### PROMPT
The output is the lines below from the one with "h = 0.15 for" through the one with "Solve numerically with the improved", both included, printed exactly and with no other line.
Top of DATASET CONTENT
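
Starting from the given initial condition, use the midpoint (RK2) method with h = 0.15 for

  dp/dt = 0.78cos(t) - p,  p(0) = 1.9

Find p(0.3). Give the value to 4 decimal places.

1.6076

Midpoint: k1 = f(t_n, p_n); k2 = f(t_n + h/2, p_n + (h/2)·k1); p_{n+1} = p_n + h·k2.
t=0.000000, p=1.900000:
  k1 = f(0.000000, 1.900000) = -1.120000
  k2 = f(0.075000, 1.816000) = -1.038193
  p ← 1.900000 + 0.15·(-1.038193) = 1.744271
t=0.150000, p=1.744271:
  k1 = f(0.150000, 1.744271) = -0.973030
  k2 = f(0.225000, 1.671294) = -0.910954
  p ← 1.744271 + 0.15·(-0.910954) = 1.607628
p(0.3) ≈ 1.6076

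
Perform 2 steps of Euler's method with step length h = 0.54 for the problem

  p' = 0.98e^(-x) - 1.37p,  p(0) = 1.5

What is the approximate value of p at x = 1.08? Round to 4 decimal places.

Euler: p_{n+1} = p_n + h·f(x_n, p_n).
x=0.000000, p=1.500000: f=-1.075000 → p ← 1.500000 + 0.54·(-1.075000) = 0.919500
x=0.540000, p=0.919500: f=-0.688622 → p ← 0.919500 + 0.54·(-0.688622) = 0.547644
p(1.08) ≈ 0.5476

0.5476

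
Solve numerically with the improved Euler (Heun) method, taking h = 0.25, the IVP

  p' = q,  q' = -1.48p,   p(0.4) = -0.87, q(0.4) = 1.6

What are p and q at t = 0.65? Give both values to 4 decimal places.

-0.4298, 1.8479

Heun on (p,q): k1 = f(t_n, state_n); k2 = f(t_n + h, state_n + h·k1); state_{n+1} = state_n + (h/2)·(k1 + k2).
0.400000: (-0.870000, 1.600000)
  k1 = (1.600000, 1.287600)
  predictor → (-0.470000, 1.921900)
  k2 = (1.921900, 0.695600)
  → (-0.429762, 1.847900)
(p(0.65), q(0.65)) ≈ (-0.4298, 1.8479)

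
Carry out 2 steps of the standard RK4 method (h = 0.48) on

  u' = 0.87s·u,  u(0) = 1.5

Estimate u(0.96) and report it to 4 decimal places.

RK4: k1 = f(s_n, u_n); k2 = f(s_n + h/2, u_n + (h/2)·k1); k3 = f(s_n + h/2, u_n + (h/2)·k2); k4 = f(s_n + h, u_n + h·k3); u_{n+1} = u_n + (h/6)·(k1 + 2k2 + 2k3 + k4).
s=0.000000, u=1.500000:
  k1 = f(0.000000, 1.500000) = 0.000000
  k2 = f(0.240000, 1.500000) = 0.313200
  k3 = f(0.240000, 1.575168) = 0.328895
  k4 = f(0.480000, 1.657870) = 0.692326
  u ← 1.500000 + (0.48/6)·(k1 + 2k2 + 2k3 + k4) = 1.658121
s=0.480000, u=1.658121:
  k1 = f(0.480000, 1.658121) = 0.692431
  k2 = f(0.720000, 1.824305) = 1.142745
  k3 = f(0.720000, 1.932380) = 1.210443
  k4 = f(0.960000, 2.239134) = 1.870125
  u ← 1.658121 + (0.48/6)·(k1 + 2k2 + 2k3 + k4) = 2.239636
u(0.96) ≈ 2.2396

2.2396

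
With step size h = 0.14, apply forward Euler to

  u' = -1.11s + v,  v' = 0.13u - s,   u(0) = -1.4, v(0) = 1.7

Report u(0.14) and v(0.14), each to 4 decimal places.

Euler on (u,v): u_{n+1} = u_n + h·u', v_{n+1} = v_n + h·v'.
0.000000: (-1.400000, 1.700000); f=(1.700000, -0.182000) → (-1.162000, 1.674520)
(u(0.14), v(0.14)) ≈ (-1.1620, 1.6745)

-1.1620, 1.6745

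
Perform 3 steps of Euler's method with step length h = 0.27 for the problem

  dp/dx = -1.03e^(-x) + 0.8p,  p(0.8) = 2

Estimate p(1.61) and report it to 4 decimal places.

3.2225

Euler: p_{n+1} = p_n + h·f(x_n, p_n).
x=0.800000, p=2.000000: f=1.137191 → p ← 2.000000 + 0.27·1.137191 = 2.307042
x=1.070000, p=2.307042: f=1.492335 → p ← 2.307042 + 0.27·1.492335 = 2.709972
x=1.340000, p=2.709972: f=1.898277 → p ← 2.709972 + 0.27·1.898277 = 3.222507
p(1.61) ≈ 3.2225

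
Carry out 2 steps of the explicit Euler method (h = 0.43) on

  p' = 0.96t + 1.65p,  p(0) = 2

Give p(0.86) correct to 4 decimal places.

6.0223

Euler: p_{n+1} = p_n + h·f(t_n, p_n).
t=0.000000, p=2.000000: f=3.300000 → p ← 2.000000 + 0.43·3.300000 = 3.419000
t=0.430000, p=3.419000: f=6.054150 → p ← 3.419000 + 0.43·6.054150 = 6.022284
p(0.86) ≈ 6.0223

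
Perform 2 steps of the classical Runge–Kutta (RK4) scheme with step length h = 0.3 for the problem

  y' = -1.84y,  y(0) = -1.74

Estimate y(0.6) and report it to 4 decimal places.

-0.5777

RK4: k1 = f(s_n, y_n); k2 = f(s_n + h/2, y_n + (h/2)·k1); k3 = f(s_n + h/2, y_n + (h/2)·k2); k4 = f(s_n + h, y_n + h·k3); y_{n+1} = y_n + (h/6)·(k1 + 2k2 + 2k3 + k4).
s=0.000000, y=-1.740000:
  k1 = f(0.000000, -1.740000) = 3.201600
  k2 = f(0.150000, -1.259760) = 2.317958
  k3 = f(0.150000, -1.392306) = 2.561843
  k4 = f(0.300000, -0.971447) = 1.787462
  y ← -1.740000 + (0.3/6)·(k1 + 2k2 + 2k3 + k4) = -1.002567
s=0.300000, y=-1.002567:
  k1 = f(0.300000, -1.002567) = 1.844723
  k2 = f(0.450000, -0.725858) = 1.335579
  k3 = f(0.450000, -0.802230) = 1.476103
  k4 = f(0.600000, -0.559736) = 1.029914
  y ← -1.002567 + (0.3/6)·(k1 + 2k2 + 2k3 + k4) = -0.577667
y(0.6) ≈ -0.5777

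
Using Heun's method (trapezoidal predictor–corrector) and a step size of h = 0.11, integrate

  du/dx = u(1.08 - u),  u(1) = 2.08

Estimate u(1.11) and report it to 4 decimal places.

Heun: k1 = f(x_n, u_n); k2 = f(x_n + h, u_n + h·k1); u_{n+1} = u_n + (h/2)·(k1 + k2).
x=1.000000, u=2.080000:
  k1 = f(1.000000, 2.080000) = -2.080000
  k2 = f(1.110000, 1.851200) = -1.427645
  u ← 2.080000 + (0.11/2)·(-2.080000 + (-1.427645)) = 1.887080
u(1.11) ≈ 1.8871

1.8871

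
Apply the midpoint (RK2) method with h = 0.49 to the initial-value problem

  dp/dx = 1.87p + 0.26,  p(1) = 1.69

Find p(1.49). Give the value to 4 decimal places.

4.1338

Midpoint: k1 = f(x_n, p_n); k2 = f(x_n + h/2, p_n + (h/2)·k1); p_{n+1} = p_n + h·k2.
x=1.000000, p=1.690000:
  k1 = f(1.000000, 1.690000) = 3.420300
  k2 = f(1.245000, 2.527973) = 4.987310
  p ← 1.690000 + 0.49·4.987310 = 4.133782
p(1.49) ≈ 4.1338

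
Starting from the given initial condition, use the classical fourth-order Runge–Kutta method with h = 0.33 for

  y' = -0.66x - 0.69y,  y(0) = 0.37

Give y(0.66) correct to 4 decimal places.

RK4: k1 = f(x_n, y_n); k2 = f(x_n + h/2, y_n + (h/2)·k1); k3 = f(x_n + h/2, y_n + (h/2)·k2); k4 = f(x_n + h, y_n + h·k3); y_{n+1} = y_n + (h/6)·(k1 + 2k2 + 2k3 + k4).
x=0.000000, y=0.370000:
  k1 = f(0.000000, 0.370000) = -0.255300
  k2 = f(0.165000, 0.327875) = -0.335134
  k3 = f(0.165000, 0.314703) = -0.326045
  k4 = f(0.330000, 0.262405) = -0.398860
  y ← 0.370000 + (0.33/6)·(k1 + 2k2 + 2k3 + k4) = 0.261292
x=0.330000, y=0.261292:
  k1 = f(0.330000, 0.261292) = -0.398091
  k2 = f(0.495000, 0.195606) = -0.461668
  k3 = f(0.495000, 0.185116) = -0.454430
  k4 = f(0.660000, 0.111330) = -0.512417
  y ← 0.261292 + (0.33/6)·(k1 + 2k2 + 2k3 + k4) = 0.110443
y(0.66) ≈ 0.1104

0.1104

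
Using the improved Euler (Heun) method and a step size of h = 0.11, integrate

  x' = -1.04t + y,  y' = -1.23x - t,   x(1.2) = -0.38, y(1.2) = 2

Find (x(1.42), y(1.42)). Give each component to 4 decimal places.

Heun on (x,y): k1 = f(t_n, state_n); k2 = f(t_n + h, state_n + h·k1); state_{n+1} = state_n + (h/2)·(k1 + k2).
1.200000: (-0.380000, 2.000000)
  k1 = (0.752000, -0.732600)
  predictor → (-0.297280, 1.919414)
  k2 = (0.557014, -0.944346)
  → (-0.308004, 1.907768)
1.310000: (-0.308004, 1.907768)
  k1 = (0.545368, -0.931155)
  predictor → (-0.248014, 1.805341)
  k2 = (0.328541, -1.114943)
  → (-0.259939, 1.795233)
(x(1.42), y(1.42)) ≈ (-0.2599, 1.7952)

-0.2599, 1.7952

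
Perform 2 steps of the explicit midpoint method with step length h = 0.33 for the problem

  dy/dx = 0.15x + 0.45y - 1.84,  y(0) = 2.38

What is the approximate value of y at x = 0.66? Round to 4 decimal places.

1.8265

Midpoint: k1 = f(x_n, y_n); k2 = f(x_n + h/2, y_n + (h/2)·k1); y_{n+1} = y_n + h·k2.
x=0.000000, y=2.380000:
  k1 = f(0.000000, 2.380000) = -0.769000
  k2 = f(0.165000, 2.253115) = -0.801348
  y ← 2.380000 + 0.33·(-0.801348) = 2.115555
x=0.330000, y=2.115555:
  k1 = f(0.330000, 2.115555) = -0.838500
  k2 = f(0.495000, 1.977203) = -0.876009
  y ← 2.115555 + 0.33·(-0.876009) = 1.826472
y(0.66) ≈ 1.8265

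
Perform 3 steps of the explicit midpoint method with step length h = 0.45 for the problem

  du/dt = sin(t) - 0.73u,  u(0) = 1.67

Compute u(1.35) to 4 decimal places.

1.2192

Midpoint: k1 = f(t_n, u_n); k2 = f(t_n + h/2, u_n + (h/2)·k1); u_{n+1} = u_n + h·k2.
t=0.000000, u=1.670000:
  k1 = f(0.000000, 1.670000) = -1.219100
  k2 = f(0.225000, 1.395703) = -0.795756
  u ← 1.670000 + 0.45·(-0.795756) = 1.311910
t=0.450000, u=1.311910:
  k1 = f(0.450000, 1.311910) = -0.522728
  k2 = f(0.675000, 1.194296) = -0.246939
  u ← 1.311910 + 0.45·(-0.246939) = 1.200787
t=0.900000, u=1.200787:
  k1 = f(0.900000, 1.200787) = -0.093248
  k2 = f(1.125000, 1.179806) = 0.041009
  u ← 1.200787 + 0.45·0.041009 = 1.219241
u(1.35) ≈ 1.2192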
Bottom of DATASET CONTENT
Top of DATASET CONTENT
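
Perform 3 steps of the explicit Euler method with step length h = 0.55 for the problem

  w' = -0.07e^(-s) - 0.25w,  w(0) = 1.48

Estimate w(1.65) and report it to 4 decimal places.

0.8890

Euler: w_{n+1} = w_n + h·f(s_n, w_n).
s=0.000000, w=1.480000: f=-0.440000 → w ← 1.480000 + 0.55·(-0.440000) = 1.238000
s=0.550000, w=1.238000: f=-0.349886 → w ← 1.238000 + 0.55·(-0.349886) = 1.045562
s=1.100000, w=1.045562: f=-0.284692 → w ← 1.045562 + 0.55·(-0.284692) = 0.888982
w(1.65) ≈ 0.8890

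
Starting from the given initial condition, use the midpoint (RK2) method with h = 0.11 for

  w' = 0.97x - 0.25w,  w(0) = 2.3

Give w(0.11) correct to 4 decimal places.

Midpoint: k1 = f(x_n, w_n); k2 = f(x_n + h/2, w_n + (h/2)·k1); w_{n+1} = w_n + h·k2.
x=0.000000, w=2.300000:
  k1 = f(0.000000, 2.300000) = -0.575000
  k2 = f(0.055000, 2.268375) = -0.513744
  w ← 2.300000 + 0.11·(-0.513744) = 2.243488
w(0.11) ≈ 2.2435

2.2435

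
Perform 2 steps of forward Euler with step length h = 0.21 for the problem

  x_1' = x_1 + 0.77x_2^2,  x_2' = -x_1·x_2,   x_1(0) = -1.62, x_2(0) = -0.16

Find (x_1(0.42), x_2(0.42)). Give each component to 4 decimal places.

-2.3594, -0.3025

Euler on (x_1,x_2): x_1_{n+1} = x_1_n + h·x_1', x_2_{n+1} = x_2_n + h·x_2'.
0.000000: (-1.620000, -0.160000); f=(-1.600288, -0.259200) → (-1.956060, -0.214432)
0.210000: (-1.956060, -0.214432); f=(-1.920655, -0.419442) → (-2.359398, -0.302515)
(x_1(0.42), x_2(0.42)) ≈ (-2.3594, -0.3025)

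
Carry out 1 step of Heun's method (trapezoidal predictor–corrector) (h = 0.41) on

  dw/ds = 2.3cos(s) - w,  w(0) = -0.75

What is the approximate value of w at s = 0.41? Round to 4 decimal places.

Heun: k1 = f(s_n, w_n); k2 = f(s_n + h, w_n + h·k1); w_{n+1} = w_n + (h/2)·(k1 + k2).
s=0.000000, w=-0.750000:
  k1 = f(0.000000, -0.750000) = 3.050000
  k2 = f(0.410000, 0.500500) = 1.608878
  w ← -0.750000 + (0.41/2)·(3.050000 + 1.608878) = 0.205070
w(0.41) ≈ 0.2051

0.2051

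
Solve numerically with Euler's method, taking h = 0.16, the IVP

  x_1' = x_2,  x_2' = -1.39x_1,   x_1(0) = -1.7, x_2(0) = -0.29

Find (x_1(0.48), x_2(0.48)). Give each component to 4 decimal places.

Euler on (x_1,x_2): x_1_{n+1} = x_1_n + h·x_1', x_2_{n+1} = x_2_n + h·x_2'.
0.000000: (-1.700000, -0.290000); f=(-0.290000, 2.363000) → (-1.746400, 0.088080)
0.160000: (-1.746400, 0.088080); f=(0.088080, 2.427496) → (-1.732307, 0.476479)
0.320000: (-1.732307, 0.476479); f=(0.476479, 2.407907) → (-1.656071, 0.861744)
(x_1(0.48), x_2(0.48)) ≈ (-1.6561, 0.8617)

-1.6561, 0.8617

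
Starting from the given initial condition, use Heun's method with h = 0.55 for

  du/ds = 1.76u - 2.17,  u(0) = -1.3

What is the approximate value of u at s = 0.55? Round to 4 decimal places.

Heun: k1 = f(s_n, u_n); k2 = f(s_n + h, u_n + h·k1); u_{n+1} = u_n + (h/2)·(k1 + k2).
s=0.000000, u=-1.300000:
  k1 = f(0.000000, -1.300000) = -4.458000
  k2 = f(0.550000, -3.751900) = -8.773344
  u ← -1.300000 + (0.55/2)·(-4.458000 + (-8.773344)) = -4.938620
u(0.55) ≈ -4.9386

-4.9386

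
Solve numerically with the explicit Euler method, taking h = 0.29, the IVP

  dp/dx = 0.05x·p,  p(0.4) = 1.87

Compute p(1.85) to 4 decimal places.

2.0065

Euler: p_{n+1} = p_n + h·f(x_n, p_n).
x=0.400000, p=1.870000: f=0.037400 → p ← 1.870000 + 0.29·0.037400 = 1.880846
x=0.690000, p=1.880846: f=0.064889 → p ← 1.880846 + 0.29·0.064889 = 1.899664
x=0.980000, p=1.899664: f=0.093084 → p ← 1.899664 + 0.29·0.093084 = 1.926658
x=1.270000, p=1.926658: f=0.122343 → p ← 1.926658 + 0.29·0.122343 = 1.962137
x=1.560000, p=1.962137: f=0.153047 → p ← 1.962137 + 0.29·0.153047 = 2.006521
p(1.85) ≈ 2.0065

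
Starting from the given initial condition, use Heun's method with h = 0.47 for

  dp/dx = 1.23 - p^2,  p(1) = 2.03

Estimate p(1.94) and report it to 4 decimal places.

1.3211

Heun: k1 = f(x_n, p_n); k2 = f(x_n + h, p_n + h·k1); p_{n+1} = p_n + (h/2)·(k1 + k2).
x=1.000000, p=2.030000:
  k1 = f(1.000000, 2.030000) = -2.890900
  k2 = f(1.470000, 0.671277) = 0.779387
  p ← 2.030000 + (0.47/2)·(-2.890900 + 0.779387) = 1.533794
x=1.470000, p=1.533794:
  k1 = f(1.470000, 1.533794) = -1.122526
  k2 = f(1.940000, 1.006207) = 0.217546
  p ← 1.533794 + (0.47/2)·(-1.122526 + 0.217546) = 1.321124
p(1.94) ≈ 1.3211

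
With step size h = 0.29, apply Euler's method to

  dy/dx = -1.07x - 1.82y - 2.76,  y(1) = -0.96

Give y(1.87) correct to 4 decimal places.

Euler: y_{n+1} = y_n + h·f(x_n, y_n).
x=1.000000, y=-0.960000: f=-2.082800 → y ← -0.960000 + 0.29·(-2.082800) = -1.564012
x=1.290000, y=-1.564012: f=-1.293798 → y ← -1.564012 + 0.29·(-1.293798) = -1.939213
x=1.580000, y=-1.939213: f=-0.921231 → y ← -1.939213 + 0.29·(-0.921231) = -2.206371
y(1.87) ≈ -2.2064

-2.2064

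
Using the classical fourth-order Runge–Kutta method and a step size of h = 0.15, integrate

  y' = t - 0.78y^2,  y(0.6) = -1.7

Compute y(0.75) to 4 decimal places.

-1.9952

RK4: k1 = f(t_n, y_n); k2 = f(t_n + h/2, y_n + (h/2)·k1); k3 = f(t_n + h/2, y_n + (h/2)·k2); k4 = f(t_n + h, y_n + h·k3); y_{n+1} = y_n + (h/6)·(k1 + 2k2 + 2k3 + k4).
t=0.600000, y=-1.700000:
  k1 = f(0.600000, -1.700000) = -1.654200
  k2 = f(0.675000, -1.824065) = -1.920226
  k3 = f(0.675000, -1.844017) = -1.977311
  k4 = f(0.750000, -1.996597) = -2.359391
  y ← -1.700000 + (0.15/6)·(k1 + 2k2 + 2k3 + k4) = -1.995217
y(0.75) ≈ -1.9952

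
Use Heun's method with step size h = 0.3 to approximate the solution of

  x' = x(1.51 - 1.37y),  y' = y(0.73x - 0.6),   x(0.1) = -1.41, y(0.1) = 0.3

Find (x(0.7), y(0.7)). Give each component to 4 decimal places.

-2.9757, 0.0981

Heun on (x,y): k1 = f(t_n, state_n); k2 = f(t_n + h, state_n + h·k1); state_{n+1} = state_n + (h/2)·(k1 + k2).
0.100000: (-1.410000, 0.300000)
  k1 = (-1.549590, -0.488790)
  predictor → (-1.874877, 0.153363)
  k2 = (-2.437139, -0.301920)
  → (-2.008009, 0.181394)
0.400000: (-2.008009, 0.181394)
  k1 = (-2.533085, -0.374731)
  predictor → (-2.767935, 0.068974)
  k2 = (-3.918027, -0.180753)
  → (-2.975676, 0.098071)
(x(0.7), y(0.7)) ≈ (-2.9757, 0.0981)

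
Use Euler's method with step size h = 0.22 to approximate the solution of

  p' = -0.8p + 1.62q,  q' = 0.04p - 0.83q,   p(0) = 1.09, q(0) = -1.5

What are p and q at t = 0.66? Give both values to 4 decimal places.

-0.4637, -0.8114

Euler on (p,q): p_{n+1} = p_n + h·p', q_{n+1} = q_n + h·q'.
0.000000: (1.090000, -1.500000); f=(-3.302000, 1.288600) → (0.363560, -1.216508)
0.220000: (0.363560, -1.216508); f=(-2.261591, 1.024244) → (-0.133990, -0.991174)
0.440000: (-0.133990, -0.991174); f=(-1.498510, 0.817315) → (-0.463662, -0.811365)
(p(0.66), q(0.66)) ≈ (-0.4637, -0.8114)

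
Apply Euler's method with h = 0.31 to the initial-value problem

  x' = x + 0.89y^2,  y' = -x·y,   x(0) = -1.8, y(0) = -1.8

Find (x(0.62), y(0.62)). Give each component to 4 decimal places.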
Bottom of DATASET CONTENT
### RESULT
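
Starting from the given initial condition, use the midpoint (RK2) method with h = 0.15 for

  dp/dt = 0.78cos(t) - p,  p(0) = 1.9

Find p(0.3). Give the value to 4 decimal places.

1.6076

Midpoint: k1 = f(t_n, p_n); k2 = f(t_n + h/2, p_n + (h/2)·k1); p_{n+1} = p_n + h·k2.
t=0.000000, p=1.900000:
  k1 = f(0.000000, 1.900000) = -1.120000
  k2 = f(0.075000, 1.816000) = -1.038193
  p ← 1.900000 + 0.15·(-1.038193) = 1.744271
t=0.150000, p=1.744271:
  k1 = f(0.150000, 1.744271) = -0.973030
  k2 = f(0.225000, 1.671294) = -0.910954
  p ← 1.744271 + 0.15·(-0.910954) = 1.607628
p(0.3) ≈ 1.6076

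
Perform 2 steps of Euler's method with step length h = 0.54 for the problem

  p' = 0.98e^(-x) - 1.37p,  p(0) = 1.5

What is the approximate value of p at x = 1.08? Round to 4 decimal places.

Euler: p_{n+1} = p_n + h·f(x_n, p_n).
x=0.000000, p=1.500000: f=-1.075000 → p ← 1.500000 + 0.54·(-1.075000) = 0.919500
x=0.540000, p=0.919500: f=-0.688622 → p ← 0.919500 + 0.54·(-0.688622) = 0.547644
p(1.08) ≈ 0.5476

0.5476

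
Solve numerically with the improved Euler (Heun) method, taking h = 0.25, the IVP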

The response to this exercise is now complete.